What the task requires
The full listing, copied exactly, is the required output.

Task inputs

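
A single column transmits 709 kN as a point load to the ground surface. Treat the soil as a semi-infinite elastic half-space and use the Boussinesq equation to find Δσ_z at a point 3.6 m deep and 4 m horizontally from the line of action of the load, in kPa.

Boussinesq vertical stress below a point load on an elastic half-space:
Δσ_z = 3P/(2πz²) · [1 + (r/z)²]^(−5/2)
r/z = 4/3.6 = 1.1111; [1+(r/z)²]^(−5/2) = 0.13397.
Δσ_z = 3×709/(2π×3.6²) × 0.13397 = 26.121 × 0.13397 = 3.499 kPa

Δσ_z ≈ 3.5 kPa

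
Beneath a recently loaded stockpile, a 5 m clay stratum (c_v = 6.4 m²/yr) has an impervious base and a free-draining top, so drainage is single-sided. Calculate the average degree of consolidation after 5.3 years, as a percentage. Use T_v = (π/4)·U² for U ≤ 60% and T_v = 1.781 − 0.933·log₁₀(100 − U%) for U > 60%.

U ≈ 97.2 %

Drainage path length: H_d = H = 5 m (single drainage).
T_v = c_v·t/H_d² = 6.4×5.3/5² = 1.3568.
T_v = 1.3568 corresponds to the U > 60% branch:
U = 1 − 10^((1.781 − T_v)/0.933)/100 = 0.9715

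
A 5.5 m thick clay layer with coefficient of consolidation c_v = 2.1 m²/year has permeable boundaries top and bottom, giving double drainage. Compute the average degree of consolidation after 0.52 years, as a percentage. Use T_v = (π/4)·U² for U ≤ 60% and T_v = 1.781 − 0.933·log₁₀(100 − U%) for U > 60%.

Drainage path length: H_d = H/2 = 2.75 m (double drainage).
T_v = c_v·t/H_d² = 2.1×0.52/2.75² = 0.1444.
T_v = 0.1444 corresponds to the U ≤ 60% branch:
U = √(4T_v/π) = 0.4288

U ≈ 42.9 %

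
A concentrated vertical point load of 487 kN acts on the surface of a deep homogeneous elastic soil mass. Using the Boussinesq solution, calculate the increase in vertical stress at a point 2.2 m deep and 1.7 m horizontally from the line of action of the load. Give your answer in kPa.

Δσ_z ≈ 14.9 kPa

Boussinesq vertical stress below a point load on an elastic half-space:
Δσ_z = 3P/(2πz²) · [1 + (r/z)²]^(−5/2)
r/z = 1.7/2.2 = 0.77273; [1+(r/z)²]^(−5/2) = 0.31022.
Δσ_z = 3×487/(2π×2.2²) × 0.31022 = 48.042 × 0.31022 = 14.9 kPa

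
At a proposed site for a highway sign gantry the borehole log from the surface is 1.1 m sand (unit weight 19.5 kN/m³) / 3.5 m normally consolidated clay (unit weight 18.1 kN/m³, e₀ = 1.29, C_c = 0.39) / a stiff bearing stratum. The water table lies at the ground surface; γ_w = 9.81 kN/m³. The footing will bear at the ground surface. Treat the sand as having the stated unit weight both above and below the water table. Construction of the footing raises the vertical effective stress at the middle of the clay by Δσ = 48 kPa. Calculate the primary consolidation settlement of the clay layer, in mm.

Mid-depth of clay below the ground surface: z = 1.1 + 3.5/2 = 2.85 m.
Total vertical stress at mid-clay: σ_v = 19.5×1.1 + 18.1×1.75 = 53.125 kPa.
Pore pressure: u = 9.81×(2.85 − 0) = 27.959 kPa.
Initial effective stress: σ'_0 = σ_v − u = 53.125 − 27.959 = 25.166 kPa.
Final effective stress: σ'_f = σ'_0 + Δσ = 25.166 + 48 = 73.166 kPa.
Normally consolidated clay, so the full stress increment lies on the virgin compression line:
S_c = C_c·H/(1+e₀)·log₁₀(σ'_f/σ'_0) = 0.39×3.5/(1+1.29)×log₁₀(73.166/25.166)
    = 0.59607 × 0.4635 = 0.2763 m

S_c ≈ 276 mm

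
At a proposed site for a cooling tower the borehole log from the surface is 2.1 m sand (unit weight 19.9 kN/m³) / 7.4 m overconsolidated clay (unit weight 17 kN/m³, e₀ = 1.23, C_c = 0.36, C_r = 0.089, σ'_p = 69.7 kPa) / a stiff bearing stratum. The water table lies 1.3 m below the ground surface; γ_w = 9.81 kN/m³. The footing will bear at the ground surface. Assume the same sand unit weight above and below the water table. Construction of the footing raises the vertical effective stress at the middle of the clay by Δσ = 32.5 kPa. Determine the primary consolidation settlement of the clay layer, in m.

S_c ≈ 0.168 m

Mid-depth of clay below the ground surface: z = 2.1 + 7.4/2 = 5.8 m.
Total vertical stress at mid-clay: σ_v = 19.9×2.1 + 17×3.7 = 104.69 kPa.
Pore pressure: u = 9.81×(5.8 − 1.3) = 44.145 kPa.
Initial effective stress: σ'_0 = σ_v − u = 104.69 − 44.145 = 60.545 kPa.
Final effective stress: σ'_f = 60.545 + 32.5 = 93.045 kPa.
σ'_f = 93.045 > σ'_p = 69.7 kPa, so the stress path crosses the preconsolidation pressure — recompression up to σ'_p, then virgin compression beyond:
S_c = H/(1+e₀)·[C_r·log₁₀(σ'_p/σ'_0) + C_c·log₁₀(σ'_f/σ'_p)]
    = 7.4/2.23 × [0.089×log₁₀(69.7/60.545) + 0.36×log₁₀(93.045/69.7)]
    = 3.3184 × [0.0054428 + 0.045166] = 0.1679 m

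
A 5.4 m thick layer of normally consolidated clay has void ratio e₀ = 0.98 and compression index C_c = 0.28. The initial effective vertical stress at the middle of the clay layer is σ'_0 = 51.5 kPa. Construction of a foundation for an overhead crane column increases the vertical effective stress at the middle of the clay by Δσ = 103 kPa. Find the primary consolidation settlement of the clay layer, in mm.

S_c ≈ 364 mm

Final effective stress: σ'_f = σ'_0 + Δσ = 51.5 + 103 = 154.5 kPa.
Normally consolidated clay, so the full stress increment lies on the virgin compression line:
S_c = C_c·H/(1+e₀)·log₁₀(σ'_f/σ'_0) = 0.28×5.4/(1+0.98)×log₁₀(154.5/51.5)
    = 0.76364 × 0.47712 = 0.3643 m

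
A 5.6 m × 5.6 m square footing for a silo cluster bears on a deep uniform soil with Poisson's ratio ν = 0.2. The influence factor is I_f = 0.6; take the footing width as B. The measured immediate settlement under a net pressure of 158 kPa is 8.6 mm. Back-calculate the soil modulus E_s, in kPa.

S_e = q·B·(1−ν²)/E_s · I_f  ⇒  E_s = q·B·(1−ν²)·I_f / S_e.
E_s = 158 × 5.6 × 0.96 × 0.6 / 0.0086 = 59260 kPa

E_s ≈ 59300 kPa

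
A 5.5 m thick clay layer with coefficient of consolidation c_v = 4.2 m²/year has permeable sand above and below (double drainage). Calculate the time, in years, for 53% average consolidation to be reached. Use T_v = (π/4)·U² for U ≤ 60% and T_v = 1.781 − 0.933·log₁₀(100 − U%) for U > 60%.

Drainage path length: H_d = H/2 = 2.75 m (double drainage).
U ≤ 60%: T_v = (π/4)·U² = (π/4)×0.53² = 0.22062.
t = T_v·H_d²/c_v = 0.22062×2.75²/4.2 = 0.3972 years.

t ≈ 0.397 years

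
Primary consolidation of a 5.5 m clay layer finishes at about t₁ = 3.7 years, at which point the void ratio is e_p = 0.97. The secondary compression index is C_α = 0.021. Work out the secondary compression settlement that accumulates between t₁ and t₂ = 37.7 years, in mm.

Secondary compression: S_s = C_α·H/(1+e_p)·log₁₀(t₂/t₁)
S_s = 0.021×5.5/(1+0.97)×log₁₀(37.7/3.7)
    = 0.05863 × 1.008 = 0.05911 m

S_s ≈ 59.1 mm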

Exercise result
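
A single column transmits 709 kN as a point load to the ground surface. Treat the soil as a semi-infinite elastic half-space and use the Boussinesq equation to find Δσ_z at a point 3.6 m deep and 4 m horizontally from the line of action of the load, in kPa.

Boussinesq vertical stress below a point load on an elastic half-space:
Δσ_z = 3P/(2πz²) · [1 + (r/z)²]^(−5/2)
r/z = 4/3.6 = 1.1111; [1+(r/z)²]^(−5/2) = 0.13397.
Δσ_z = 3×709/(2π×3.6²) × 0.13397 = 26.121 × 0.13397 = 3.499 kPa

Δσ_z ≈ 3.5 kPa

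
Beneath a recently loaded stockpile, a 5 m clay stratum (c_v = 6.4 m²/yr) has an impervious base and a free-draining top, so drainage is single-sided. Calculate the average degree of consolidation after 5.3 years, as a percentage. Use T_v = (π/4)·U² for U ≤ 60% and T_v = 1.781 − 0.933·log₁₀(100 − U%) for U > 60%.

U ≈ 97.2 %

Drainage path length: H_d = H = 5 m (single drainage).
T_v = c_v·t/H_d² = 6.4×5.3/5² = 1.3568.
T_v = 1.3568 corresponds to the U > 60% branch:
U = 1 − 10^((1.781 − T_v)/0.933)/100 = 0.9715

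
A 5.5 m thick clay layer with coefficient of consolidation c_v = 2.1 m²/year has permeable boundaries top and bottom, giving double drainage. Compute the average degree of consolidation after 0.52 years, as a percentage. Use T_v = (π/4)·U² for U ≤ 60% and T_v = 1.781 − 0.933·log₁₀(100 − U%) for U > 60%.

Drainage path length: H_d = H/2 = 2.75 m (double drainage).
T_v = c_v·t/H_d² = 2.1×0.52/2.75² = 0.1444.
T_v = 0.1444 corresponds to the U ≤ 60% branch:
U = √(4T_v/π) = 0.4288

U ≈ 42.9 %

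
A concentrated vertical point load of 487 kN acts on the surface of a deep homogeneous elastic soil mass. Using the Boussinesq solution, calculate the increase in vertical stress at a point 2.2 m deep and 1.7 m horizontally from the line of action of the load. Give your answer in kPa.

Δσ_z ≈ 14.9 kPa

Boussinesq vertical stress below a point load on an elastic half-space:
Δσ_z = 3P/(2πz²) · [1 + (r/z)²]^(−5/2)
r/z = 1.7/2.2 = 0.77273; [1+(r/z)²]^(−5/2) = 0.31022.
Δσ_z = 3×487/(2π×2.2²) × 0.31022 = 48.042 × 0.31022 = 14.9 kPa

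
At a proposed site for a highway sign gantry the borehole log from the surface is 1.1 m sand (unit weight 19.5 kN/m³) / 3.5 m normally consolidated clay (unit weight 18.1 kN/m³, e₀ = 1.29, C_c = 0.39) / a stiff bearing stratum. The water table lies at the ground surface; γ_w = 9.81 kN/m³. The footing will bear at the ground surface. Treat the sand as having the stated unit weight both above and below the water table. Construction of the footing raises the vertical effective stress at the middle of the clay by Δσ = 48 kPa. Calculate the primary consolidation settlement of the clay layer, in mm.

Mid-depth of clay below the ground surface: z = 1.1 + 3.5/2 = 2.85 m.
Total vertical stress at mid-clay: σ_v = 19.5×1.1 + 18.1×1.75 = 53.125 kPa.
Pore pressure: u = 9.81×(2.85 − 0) = 27.959 kPa.
Initial effective stress: σ'_0 = σ_v − u = 53.125 − 27.959 = 25.166 kPa.
Final effective stress: σ'_f = σ'_0 + Δσ = 25.166 + 48 = 73.166 kPa.
Normally consolidated clay, so the full stress increment lies on the virgin compression line:
S_c = C_c·H/(1+e₀)·log₁₀(σ'_f/σ'_0) = 0.39×3.5/(1+1.29)×log₁₀(73.166/25.166)
    = 0.59607 × 0.4635 = 0.2763 m

S_c ≈ 276 mm

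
At a proposed site for a cooling tower the borehole log from the surface is 2.1 m sand (unit weight 19.9 kN/m³) / 7.4 m overconsolidated clay (unit weight 17 kN/m³, e₀ = 1.23, C_c = 0.36, C_r = 0.089, σ'_p = 69.7 kPa) / a stiff bearing stratum. The water table lies 1.3 m below the ground surface; γ_w = 9.81 kN/m³. The footing will bear at the ground surface. Assume the same sand unit weight above and below the water table. Construction of the footing raises the vertical effective stress at the middle of the clay by Δσ = 32.5 kPa. Determine the primary consolidation settlement of the clay layer, in m.

S_c ≈ 0.168 m

Mid-depth of clay below the ground surface: z = 2.1 + 7.4/2 = 5.8 m.
Total vertical stress at mid-clay: σ_v = 19.9×2.1 + 17×3.7 = 104.69 kPa.
Pore pressure: u = 9.81×(5.8 − 1.3) = 44.145 kPa.
Initial effective stress: σ'_0 = σ_v − u = 104.69 − 44.145 = 60.545 kPa.
Final effective stress: σ'_f = 60.545 + 32.5 = 93.045 kPa.
σ'_f = 93.045 > σ'_p = 69.7 kPa, so the stress path crosses the preconsolidation pressure — recompression up to σ'_p, then virgin compression beyond:
S_c = H/(1+e₀)·[C_r·log₁₀(σ'_p/σ'_0) + C_c·log₁₀(σ'_f/σ'_p)]
    = 7.4/2.23 × [0.089×log₁₀(69.7/60.545) + 0.36×log₁₀(93.045/69.7)]
    = 3.3184 × [0.0054428 + 0.045166] = 0.1679 m

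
A 5.4 m thick layer of normally consolidated clay has void ratio e₀ = 0.98 and compression index C_c = 0.28. The initial effective vertical stress at the middle of the clay layer is σ'_0 = 51.5 kPa. Construction of a foundation for an overhead crane column increases the vertical effective stress at the middle of the clay by Δσ = 103 kPa. Find the primary consolidation settlement of the clay layer, in mm.

S_c ≈ 364 mm

Final effective stress: σ'_f = σ'_0 + Δσ = 51.5 + 103 = 154.5 kPa.
Normally consolidated clay, so the full stress increment lies on the virgin compression line:
S_c = C_c·H/(1+e₀)·log₁₀(σ'_f/σ'_0) = 0.28×5.4/(1+0.98)×log₁₀(154.5/51.5)
    = 0.76364 × 0.47712 = 0.3643 m

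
A 5.6 m × 5.6 m square footing for a silo cluster bears on a deep uniform soil with Poisson's ratio ν = 0.2. The influence factor is I_f = 0.6; take the footing width as B. The measured immediate settlement under a net pressure of 158 kPa is 8.6 mm. Back-calculate the soil modulus E_s, in kPa.

S_e = q·B·(1−ν²)/E_s · I_f  ⇒  E_s = q·B·(1−ν²)·I_f / S_e.
E_s = 158 × 5.6 × 0.96 × 0.6 / 0.0086 = 59260 kPa

E_s ≈ 59300 kPa

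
A 5.5 m thick clay layer with coefficient of consolidation c_v = 4.2 m²/year has permeable sand above and below (double drainage). Calculate the time, in years, for 53% average consolidation to be reached. Use T_v = (π/4)·U² for U ≤ 60% and T_v = 1.781 − 0.933·log₁₀(100 − U%) for U > 60%.

Drainage path length: H_d = H/2 = 2.75 m (double drainage).
U ≤ 60%: T_v = (π/4)·U² = (π/4)×0.53² = 0.22062.
t = T_v·H_d²/c_v = 0.22062×2.75²/4.2 = 0.3972 years.

t ≈ 0.397 years

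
Primary consolidation of a 5.5 m clay layer finishes at about t₁ = 3.7 years, at which point the void ratio is e_p = 0.97. The secondary compression index is C_α = 0.021. Work out the secondary compression settlement that accumulates between t₁ and t₂ = 37.7 years, in mm.

Secondary compression: S_s = C_α·H/(1+e_p)·log₁₀(t₂/t₁)
S_s = 0.021×5.5/(1+0.97)×log₁₀(37.7/3.7)
    = 0.05863 × 1.008 = 0.05911 m

S_s ≈ 59.1 mm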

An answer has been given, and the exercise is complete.